Stored items:
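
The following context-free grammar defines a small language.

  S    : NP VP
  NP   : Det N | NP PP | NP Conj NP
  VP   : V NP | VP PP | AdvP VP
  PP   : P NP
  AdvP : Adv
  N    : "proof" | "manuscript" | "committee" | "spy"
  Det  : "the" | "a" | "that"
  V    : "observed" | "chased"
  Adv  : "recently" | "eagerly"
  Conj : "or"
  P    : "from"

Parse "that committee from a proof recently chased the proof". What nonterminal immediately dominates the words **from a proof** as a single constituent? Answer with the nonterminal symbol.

[S [NP [NP [Det that] [N committee]] [PP [P from] [NP [Det a] [N proof]]]] [VP [AdvP [Adv recently]] [VP [V chased] [NP [Det the] [N proof]]]]]
The span 'from a proof' is the PP node built by PP → P NP.

PP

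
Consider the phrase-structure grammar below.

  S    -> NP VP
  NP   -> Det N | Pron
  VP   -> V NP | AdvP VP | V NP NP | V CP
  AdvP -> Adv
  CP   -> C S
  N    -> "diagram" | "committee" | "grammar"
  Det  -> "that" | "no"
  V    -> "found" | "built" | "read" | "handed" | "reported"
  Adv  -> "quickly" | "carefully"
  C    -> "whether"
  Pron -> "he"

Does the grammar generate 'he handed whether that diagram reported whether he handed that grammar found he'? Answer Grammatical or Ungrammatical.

For S → NP VP, the only prefix that parses as NP is 'he', but the remainder 'handed whether that diagram reported whether he handed that grammar found he' is not a VP under these rules.

Ungrammatical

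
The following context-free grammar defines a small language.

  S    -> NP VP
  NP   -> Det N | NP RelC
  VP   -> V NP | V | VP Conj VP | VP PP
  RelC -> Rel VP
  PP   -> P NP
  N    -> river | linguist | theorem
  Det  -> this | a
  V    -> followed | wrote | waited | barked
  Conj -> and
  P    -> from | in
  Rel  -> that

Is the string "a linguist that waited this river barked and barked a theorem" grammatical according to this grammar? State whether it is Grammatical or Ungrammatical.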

PROBLEM DETAILS: Reproduce the data exactly, character for character.

PROBLEM SOLUTION:
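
The following context-free grammar defines a small language.

  S    : NP VP
  NP   : Det N | NP PP | NP Conj NP
  VP   : V NP | VP PP | AdvP VP
  PP   : P NP
  AdvP : Adv
  N    : "proof" | "manuscript" | "committee" | "spy"
  Det  : "the" | "a" | "that"
  V    : "observed" | "chased"
  Adv  : "recently" | "eagerly"
  Conj : "or"
  P    : "from"

Parse "that committee from a proof recently chased the proof". What nonterminal immediately dominates the words **from a proof** as a single constituent? Answer with the nonterminal symbol.

[S [NP [NP [Det that] [N committee]] [PP [P from] [NP [Det a] [N proof]]]] [VP [AdvP [Adv recently]] [VP [V chased] [NP [Det the] [N proof]]]]]
The span 'from a proof' is the PP node built by PP → P NP.

PP

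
Consider the phrase-structure grammar below.

  S    -> NP VP
  NP   -> Det N | Pron
  VP   -> V NP | AdvP VP | V NP NP | V CP
  AdvP -> Adv
  CP   -> C S
  N    -> "diagram" | "committee" | "grammar"
  Det  -> "that" | "no"
  V    -> "found" | "built" | "read" | "handed" | "reported"
  Adv  -> "quickly" | "carefully"
  C    -> "whether"
  Pron -> "he"

Does the grammar generate 'he handed whether that diagram reported whether he handed that grammar found he'? Answer Grammatical or Ungrammatical.

For S → NP VP, the only prefix that parses as NP is 'he', but the remainder 'handed whether that diagram reported whether he handed that grammar found he' is not a VP under these rules.

Ungrammatical

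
The following context-free grammar defines a small language.

  S    -> NP VP
  NP   -> Det N | NP RelC
  VP   -> V NP | V | VP Conj VP | VP PP
  RelC -> Rel VP
  PP   -> P NP
  N    -> river | linguist | theorem
  Det  -> this | a
  V    -> followed | wrote | waited | barked
  Conj -> and
  P    -> from | in
  Rel  -> that

Is the string "a linguist that waited this river barked and barked a theorem" grammatical according to this grammar? State whether it is Grammatical or Ungrammatical.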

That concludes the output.